[REQUIREMENT]:
Each line with the string "basis" is to be copied from the records below.

*****

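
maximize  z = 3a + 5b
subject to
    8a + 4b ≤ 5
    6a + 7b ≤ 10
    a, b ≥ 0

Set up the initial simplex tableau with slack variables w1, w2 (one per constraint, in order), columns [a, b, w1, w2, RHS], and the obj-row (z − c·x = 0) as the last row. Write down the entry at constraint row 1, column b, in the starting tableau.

4

Constraint 1 has coefficient 4 on b.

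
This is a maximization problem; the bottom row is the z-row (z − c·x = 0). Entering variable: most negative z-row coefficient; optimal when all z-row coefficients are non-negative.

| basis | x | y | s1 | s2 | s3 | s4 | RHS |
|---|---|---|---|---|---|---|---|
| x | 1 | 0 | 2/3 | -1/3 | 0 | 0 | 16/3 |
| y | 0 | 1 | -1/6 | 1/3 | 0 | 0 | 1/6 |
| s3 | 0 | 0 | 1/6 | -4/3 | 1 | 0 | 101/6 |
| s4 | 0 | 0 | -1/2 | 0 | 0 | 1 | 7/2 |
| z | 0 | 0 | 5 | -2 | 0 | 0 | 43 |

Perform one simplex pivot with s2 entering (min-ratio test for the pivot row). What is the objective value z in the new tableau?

Ratio test on column s2 — row 1: entry -1/3 ≤ 0; row 2: (1/6)/(1/3) = 1/2; row 3: entry -4/3 ≤ 0; row 4: entry 0 ≤ 0. Minimum is 1/2 at row 2 (y leaves); pivot element 1/3.
Pivot on row 2; the z-row RHS becomes 43 − (-2)·(1/2) = 44.

44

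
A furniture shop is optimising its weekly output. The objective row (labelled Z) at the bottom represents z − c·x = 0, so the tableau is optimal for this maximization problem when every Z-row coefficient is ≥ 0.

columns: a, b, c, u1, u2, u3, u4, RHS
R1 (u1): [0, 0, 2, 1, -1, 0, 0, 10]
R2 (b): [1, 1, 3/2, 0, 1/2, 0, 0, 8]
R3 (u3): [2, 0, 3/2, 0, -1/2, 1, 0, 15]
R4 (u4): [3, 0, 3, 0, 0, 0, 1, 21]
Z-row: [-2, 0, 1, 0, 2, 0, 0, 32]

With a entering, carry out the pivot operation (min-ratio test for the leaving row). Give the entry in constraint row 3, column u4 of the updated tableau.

Ratio test on column a — row 1: entry 0 ≤ 0; row 2: 8/1 = 8; row 3: 15/2 = 15/2; row 4: 21/3 = 7. Minimum is 7 at row 4 (u4 leaves); pivot element 3.
Divide row 4 by 3; eliminate column a from the other rows.
Row 3 update in column u4: 0 − 2·(1/3) = -2/3.

-2/3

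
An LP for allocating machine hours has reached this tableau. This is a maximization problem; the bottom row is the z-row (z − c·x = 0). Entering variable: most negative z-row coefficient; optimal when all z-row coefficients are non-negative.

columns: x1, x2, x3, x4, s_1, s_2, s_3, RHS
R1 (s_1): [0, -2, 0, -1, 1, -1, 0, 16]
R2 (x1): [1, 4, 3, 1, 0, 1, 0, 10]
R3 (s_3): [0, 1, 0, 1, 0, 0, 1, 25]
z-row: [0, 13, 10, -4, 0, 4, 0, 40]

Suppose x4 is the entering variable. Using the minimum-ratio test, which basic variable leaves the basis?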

*****

[RESPONSE AREA]:
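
| basis | x | y | s1 | s2 | s3 | s4 | RHS |
Suppose x4 is the entering variable. Using the minimum-ratio test, which basic variable leaves the basis?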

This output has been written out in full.